▸ DIRECTIONS: Scan the material below for the string "elem", and copy every line where it shows up.

####################

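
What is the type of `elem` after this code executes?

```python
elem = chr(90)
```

chr() returns str (single character)

str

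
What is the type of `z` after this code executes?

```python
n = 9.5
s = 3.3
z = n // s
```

float // float returns float (floor division preserves float type)

float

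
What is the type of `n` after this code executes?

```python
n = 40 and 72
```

'and' returns the last value when all truthy (72, which is int)

int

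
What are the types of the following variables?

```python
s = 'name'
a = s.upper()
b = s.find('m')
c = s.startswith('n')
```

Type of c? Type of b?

str.startswith() returns bool; str.find() returns int

bool, int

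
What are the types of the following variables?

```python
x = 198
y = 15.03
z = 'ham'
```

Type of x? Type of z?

x is int; z is str

int, str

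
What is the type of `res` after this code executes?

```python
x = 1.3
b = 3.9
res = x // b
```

float // float returns float (floor division preserves float type)

float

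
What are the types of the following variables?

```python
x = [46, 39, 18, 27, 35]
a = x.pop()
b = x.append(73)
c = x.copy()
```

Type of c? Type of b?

list.copy() returns list; list.append() returns None

list, NoneType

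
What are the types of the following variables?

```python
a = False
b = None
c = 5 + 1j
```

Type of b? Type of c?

b is NoneType; c is complex

NoneType, complex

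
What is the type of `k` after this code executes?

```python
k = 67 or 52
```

'or' returns the first truthy value (67, which is int)

int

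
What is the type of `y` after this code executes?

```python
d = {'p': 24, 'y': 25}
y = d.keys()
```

.keys() returns a dict_keys view object

dict_keys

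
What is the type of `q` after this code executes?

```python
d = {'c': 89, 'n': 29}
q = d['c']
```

Accessing dict[str, int] with key 'c' returns int value 89

int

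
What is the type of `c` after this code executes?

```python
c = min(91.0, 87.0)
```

min() of floats returns float

float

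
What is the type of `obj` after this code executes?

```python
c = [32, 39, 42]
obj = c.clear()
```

list.clear() returns None

NoneType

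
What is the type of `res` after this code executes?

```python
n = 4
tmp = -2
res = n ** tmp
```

int ** negative int returns float

float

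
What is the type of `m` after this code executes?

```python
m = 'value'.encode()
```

str.encode() returns bytes

bytes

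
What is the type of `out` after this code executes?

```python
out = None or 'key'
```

'or' with None returns the other value ('key', str)

str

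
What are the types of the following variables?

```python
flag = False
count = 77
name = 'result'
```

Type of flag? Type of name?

flag is bool; name is str

bool, str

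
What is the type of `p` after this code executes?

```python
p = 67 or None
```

'or' returns first truthy value (67, int)

int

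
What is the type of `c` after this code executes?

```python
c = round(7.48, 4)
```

round() with ndigits arg returns float

float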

####################

▸ RESPONSE TO THIS TASK:
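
What is the type of `elem` after this code executes?
elem = chr(90)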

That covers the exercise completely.